What the task asks:
Your answer should hold every line of the records below that contains the string "lighting".

*** Opening Records shown ***

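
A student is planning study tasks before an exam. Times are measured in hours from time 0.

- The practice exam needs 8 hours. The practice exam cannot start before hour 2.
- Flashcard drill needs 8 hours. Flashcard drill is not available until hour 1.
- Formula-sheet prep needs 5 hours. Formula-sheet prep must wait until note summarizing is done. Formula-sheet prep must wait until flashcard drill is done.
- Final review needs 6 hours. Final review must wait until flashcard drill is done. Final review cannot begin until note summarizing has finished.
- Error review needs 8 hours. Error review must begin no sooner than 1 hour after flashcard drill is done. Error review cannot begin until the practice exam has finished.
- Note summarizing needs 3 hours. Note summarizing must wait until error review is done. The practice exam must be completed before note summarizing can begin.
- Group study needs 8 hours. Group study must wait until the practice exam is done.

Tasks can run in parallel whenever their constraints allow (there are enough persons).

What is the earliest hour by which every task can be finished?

The practice exam cannot begin until its own release at hour 2. It runs from hour 2 to 2 + 8 = hour 10.
Group study waits on the practice exam (finishes hour 10), so it starts at hour 10 and finishes at 10 + 8 = hour 18.
Flashcard drill waits on its own release at hour 1, so it starts at hour 1 and finishes at 1 + 8 = hour 9.
Error review cannot start until flashcard drill (finishes hour 9, plus 1-hour gap → hour 10); the practice exam (finishes hour 10). The controlling bound is hour 10, so error review finishes at 10 + 8 = hour 18.
Note summarizing needs all of error review (finishes hour 18); the practice exam (finishes hour 10). That puts its earliest start at hour 18; it finishes at 18 + 3 = hour 21.
Final review cannot start until flashcard drill (finishes hour 9); note summarizing (finishes hour 21). The controlling bound is hour 21, so final review finishes at 21 + 6 = hour 27.
For formula-sheet prep: note summarizing (finishes hour 21); flashcard drill (finishes hour 9). Taking the maximum gives a start of hour 21, and it finishes at 21 + 5 = hour 26.
All tasks are finished once the last one completes. Finish times: Flashcard drill at 9, The practice exam at 10, Error review at 18, Group study at 18, Note summarizing at 21, Formula-sheet prep at 26, Final review at 27. The latest is hour 27.

27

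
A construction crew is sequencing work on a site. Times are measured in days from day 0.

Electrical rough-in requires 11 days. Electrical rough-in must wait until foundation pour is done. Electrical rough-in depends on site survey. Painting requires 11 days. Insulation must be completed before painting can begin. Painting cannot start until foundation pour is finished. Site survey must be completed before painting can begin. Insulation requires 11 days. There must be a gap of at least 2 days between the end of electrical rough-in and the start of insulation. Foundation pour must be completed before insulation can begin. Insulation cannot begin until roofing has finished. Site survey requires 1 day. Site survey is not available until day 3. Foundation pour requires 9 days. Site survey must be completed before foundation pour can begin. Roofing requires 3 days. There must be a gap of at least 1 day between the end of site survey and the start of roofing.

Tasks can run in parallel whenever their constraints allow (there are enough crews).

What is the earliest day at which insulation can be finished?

After its own release at day 3, site survey can start at day 3 and finishes at day 4.
Roofing waits on site survey (finishes day 4, plus 1-day gap → day 5), so it starts at day 5 and finishes at 5 + 3 = day 8.
Foundation pour cannot begin until site survey (finishes day 4). It runs from day 4 to 4 + 9 = day 13.
Electrical rough-in needs all of foundation pour (finishes day 13); site survey (finishes day 4). That puts its earliest start at day 13; it finishes at 13 + 11 = day 24.
Insulation needs all of electrical rough-in (finishes day 24, plus 2-day gap → day 26); foundation pour (finishes day 13); roofing (finishes day 8). That puts its earliest start at day 26; it finishes at 26 + 11 = day 37.

37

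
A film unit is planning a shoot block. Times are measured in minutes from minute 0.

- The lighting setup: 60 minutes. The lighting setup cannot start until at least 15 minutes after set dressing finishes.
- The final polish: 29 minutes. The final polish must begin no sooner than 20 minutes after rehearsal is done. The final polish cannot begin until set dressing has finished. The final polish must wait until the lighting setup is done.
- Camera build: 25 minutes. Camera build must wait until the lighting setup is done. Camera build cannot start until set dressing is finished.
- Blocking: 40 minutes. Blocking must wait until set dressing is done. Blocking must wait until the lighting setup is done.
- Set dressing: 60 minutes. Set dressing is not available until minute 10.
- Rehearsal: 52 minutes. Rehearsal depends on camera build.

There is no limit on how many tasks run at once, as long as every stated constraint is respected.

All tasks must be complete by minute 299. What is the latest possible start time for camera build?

173

Nothing follows the final polish; the deadline of minute 299 is its only limit. It must start by 299 − 29 = minute 270.
Rehearsal has to be done before the final polish (must start by minute 270, minus 20-minute gap → minute 250). That means finishing by minute 250, i.e. starting by 250 − 52 = minute 198.
Camera build feeds into rehearsal (must start by minute 198); so camera build must finish by minute 198 and therefore start by minute 173.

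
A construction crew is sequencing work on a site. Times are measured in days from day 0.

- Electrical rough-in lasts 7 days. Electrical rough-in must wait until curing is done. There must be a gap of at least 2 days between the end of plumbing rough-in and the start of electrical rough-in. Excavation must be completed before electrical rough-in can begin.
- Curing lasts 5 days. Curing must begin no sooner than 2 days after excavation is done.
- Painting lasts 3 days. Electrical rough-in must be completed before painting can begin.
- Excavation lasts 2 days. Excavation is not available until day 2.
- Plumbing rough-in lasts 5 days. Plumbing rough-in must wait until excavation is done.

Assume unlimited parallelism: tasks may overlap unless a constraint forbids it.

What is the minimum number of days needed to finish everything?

21

Excavation waits on its own release at day 2, so it starts at day 2 and finishes at 2 + 2 = day 4.
Plumbing rough-in waits on excavation (finishes day 4), so it starts at day 4 and finishes at 4 + 5 = day 9.
Curing cannot begin until excavation (finishes day 4, plus 2-day gap → day 6). It runs from day 6 to 6 + 5 = day 11.
Electrical rough-in needs all of curing (finishes day 11); plumbing rough-in (finishes day 9, plus 2-day gap → day 11); excavation (finishes day 4). That puts its earliest start at day 11; it finishes at 11 + 7 = day 18.
After electrical rough-in (finishes day 18), painting can start at day 18 and finishes at day 21.
All tasks are finished once the last one completes. Finish times: Excavation at 4, Curing at 11, Plumbing rough-in at 9, Electrical rough-in at 18, Painting at 21. The latest is day 21.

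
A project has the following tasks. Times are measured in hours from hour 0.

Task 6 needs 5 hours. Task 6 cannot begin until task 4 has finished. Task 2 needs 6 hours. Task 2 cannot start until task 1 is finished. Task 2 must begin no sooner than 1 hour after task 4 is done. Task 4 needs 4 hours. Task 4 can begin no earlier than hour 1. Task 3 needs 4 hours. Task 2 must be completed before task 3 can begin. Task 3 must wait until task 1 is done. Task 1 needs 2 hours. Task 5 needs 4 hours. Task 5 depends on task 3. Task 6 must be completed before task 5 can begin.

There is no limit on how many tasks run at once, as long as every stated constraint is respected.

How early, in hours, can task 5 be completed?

20

Task 4 waits on its own release at hour 1, so it starts at hour 1 and finishes at 1 + 4 = hour 5.
Task 6 cannot begin until task 4 (finishes hour 5). It runs from hour 5 to 5 + 5 = hour 10.
Task 1 has no prerequisites, so it starts at hour 0 and finishes at hour 2.
Task 2 cannot start until task 1 (finishes hour 2); task 4 (finishes hour 5, plus 1-hour gap → hour 6). The controlling bound is hour 6, so task 2 finishes at 6 + 6 = hour 12.
Task 3 cannot start until task 2 (finishes hour 12); task 1 (finishes hour 2). The controlling bound is hour 12, so task 3 finishes at 12 + 4 = hour 16.
Task 5 cannot start until task 3 (finishes hour 16); task 6 (finishes hour 10). The controlling bound is hour 16, so task 5 finishes at 16 + 4 = hour 20.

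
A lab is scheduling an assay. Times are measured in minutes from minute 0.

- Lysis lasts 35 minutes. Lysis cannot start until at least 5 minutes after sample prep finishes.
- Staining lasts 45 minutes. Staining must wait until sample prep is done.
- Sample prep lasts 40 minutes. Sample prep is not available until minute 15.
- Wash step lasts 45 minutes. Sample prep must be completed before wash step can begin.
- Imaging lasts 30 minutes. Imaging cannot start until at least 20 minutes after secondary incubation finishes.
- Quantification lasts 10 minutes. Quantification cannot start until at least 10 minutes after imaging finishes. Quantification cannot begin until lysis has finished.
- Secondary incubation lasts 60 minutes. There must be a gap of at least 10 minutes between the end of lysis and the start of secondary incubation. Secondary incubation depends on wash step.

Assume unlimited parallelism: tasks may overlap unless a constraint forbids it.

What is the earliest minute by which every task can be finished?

235

Sample prep cannot begin until its own release at minute 15. It runs from minute 15 to 15 + 40 = minute 55.
After sample prep (finishes minute 55), staining can start at minute 55 and finishes at minute 100.
Wash step waits on sample prep (finishes minute 55), so it starts at minute 55 and finishes at 55 + 45 = minute 100.
After sample prep (finishes minute 55, plus 5-minute gap → minute 60), lysis can start at minute 60 and finishes at minute 95.
Secondary incubation cannot start until lysis (finishes minute 95, plus 10-minute gap → minute 105); wash step (finishes minute 100). The controlling bound is minute 105, so secondary incubation finishes at 105 + 60 = minute 165.
Imaging cannot begin until secondary incubation (finishes minute 165, plus 20-minute gap → minute 185). It runs from minute 185 to 185 + 30 = minute 215.
Quantification has to wait for imaging (finishes minute 215, plus 10-minute gap → minute 225); lysis (finishes minute 95). The latest of these is minute 225, so quantification runs minute 225 to 225 + 10 = minute 235.
All tasks are finished once the last one completes. Finish times: Sample prep at 55, Lysis at 95, Wash step at 100, Staining at 100, Secondary incubation at 165, Imaging at 215, Quantification at 235. The latest is minute 235.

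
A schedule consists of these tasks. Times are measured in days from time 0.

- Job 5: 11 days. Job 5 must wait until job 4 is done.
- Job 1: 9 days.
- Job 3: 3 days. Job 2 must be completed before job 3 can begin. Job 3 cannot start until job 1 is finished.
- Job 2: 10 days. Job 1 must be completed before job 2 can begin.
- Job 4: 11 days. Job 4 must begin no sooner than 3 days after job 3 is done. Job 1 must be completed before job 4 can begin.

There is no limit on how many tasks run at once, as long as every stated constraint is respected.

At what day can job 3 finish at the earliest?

22

Job 1 has no prerequisites, so it starts at day 0 and finishes at day 9.
Job 2 waits on job 1 (finishes day 9), so it starts at day 9 and finishes at 9 + 10 = day 19.
Job 3 has to wait for job 2 (finishes day 19); job 1 (finishes day 9). The latest of these is day 19, so job 3 runs day 19 to 19 + 3 = day 22.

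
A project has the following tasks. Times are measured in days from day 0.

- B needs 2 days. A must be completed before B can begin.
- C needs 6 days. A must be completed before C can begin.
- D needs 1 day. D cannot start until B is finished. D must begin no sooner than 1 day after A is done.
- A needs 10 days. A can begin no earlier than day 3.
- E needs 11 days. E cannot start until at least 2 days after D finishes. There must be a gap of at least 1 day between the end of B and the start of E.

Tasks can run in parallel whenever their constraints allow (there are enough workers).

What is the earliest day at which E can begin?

18

A waits on its own release at day 3, so it starts at day 3 and finishes at 3 + 10 = day 13.
B cannot begin until A (finishes day 13). It runs from day 13 to 13 + 2 = day 15.
D needs all of B (finishes day 15); A (finishes day 13, plus 1-day gap → day 14). That puts its earliest start at day 15; it finishes at 15 + 1 = day 16.
E waits on D (finishes day 16, plus 2-day gap → day 18); B (finishes day 15, plus 1-day gap → day 16). The latest of these is day 18, which is the earliest E can start.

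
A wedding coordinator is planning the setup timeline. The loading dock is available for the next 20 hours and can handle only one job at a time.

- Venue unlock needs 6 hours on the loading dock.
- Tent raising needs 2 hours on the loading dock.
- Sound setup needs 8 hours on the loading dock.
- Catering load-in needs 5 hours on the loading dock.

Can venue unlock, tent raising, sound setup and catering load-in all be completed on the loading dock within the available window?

Running back to back, the jobs need 6 + 2 + 8 + 5 = 21 hours on the loading dock.
Since 21 > 20, they cannot all fit.

No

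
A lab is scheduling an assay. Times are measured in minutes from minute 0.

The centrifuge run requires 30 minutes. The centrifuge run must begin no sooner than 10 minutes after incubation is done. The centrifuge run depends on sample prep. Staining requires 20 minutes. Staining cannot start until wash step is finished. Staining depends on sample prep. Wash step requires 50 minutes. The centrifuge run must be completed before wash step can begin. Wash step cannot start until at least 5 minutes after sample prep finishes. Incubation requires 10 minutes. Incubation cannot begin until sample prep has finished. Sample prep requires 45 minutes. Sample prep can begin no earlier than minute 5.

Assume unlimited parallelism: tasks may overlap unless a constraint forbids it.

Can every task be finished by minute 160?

No

Sample prep cannot begin until its own release at minute 5. It runs from minute 5 to 5 + 45 = minute 50.
Incubation cannot begin until sample prep (finishes minute 50). It runs from minute 50 to 50 + 10 = minute 60.
For the centrifuge run: incubation (finishes minute 60, plus 10-minute gap → minute 70); sample prep (finishes minute 50). Taking the maximum gives a start of minute 70, and it finishes at 70 + 30 = minute 100.
For wash step: the centrifuge run (finishes minute 100); sample prep (finishes minute 50, plus 5-minute gap → minute 55). Taking the maximum gives a start of minute 100, and it finishes at 100 + 50 = minute 150.
Staining has to wait for wash step (finishes minute 150); sample prep (finishes minute 50). The latest of these is minute 150, so staining runs minute 150 to 150 + 20 = minute 170.
The earliest everything can be done is minute 170, which is after the deadline of 160, so it is not possible.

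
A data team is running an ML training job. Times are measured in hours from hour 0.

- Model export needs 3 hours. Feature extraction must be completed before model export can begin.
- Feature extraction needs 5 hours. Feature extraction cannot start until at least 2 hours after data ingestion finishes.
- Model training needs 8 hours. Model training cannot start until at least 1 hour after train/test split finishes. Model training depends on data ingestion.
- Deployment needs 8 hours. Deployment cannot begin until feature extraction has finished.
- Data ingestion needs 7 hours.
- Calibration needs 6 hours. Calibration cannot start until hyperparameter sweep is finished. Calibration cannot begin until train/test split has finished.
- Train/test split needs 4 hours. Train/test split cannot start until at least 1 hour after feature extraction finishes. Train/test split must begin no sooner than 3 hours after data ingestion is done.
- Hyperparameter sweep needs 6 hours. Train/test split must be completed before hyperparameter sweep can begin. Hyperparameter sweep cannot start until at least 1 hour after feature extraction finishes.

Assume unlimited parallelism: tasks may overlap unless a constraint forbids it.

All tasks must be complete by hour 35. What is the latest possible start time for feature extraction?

To finish by hour 35, calibration (duration 6) must start no later than hour 29.
Since calibration (must start by hour 29) depends on it, hyperparameter sweep must finish by hour 29. Backing off its 6-hour duration gives a latest start of hour 23.
Nothing follows model training; the deadline of hour 35 is its only limit. It must start by 35 − 8 = hour 27.
Train/test split has several dependents: hyperparameter sweep (must start by hour 23); model training (must start by hour 27, minus 1-hour gap → hour 26); calibration (must start by hour 29). The earliest of those limits is hour 23, so train/test split must start by 23 − 4 = hour 19.
To finish by hour 35, model export (duration 3) must start no later than hour 32.
To finish by hour 35, deployment (duration 8) must start no later than hour 27.
Feature extraction must finish in time for train/test split (must start by hour 19, minus 1-hour gap → hour 18); hyperparameter sweep (must start by hour 23, minus 1-hour gap → hour 22); model export (must start by hour 32); deployment (must start by hour 27). The tightest is hour 18, so feature extraction must start by 18 − 5 = hour 13.

13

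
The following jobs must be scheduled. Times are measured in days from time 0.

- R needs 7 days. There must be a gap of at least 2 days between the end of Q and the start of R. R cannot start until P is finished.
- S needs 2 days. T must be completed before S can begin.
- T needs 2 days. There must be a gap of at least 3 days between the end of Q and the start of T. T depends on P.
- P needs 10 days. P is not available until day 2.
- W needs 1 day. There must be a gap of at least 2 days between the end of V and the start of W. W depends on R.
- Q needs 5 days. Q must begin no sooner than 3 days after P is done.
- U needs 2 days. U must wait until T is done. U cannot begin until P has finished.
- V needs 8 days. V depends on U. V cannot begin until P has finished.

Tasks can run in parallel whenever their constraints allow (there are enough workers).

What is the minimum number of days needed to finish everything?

38

After its own release at day 2, P can start at day 2 and finishes at day 12.
Q waits on P (finishes day 12, plus 3-day gap → day 15), so it starts at day 15 and finishes at 15 + 5 = day 20.
T has to wait for Q (finishes day 20, plus 3-day gap → day 23); P (finishes day 12). The latest of these is day 23, so T runs day 23 to 23 + 2 = day 25.
U cannot start until T (finishes day 25); P (finishes day 12). The controlling bound is day 25, so U finishes at 25 + 2 = day 27.
V has to wait for U (finishes day 27); P (finishes day 12). The latest of these is day 27, so V runs day 27 to 27 + 8 = day 35.
After T (finishes day 25), S can start at day 25 and finishes at day 27.
R has to wait for Q (finishes day 20, plus 2-day gap → day 22); P (finishes day 12). The latest of these is day 22, so R runs day 22 to 22 + 7 = day 29.
W has to wait for V (finishes day 35, plus 2-day gap → day 37); R (finishes day 29). The latest of these is day 37, so W runs day 37 to 37 + 1 = day 38.
All tasks are finished once the last one completes. Finish times: P at 12, Q at 20, R at 29, S at 27, T at 25, U at 27, V at 35, W at 38. The latest is day 38.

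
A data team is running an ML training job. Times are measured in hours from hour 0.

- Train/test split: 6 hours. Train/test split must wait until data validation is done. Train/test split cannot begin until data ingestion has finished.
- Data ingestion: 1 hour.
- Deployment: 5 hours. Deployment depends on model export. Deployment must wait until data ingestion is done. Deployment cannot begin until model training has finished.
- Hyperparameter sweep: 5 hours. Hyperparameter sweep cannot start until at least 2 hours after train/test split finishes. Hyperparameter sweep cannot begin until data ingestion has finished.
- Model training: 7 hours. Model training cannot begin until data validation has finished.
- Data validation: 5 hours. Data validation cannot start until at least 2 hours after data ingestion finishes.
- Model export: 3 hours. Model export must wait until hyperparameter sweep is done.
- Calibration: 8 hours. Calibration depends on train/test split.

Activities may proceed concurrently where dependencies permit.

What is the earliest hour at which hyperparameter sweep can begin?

16

Nothing blocks data ingestion, so it runs from hour 0 to hour 1.
Data validation cannot begin until data ingestion (finishes hour 1, plus 2-hour gap → hour 3). It runs from hour 3 to 3 + 5 = hour 8.
For train/test split: data validation (finishes hour 8); data ingestion (finishes hour 1). Taking the maximum gives a start of hour 8, and it finishes at 8 + 6 = hour 14.
Hyperparameter sweep waits on train/test split (finishes hour 14, plus 2-hour gap → hour 16); data ingestion (finishes hour 1). The latest of these is hour 16, which is the earliest hyperparameter sweep can start.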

*** Closing Records shown ***

Written response:
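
- The lighting setup: 60 minutes. The lighting setup cannot start until at least 15 minutes after set dressing finishes.
- The final polish: 29 minutes. The final polish must begin no sooner than 20 minutes after rehearsal is done. The final polish cannot begin until set dressing has finished. The final polish must wait until the lighting setup is done.
- Camera build: 25 minutes. Camera build must wait until the lighting setup is done. Camera build cannot start until set dressing is finished.
- Blocking: 40 minutes. Blocking must wait until set dressing is done. Blocking must wait until the lighting setup is done.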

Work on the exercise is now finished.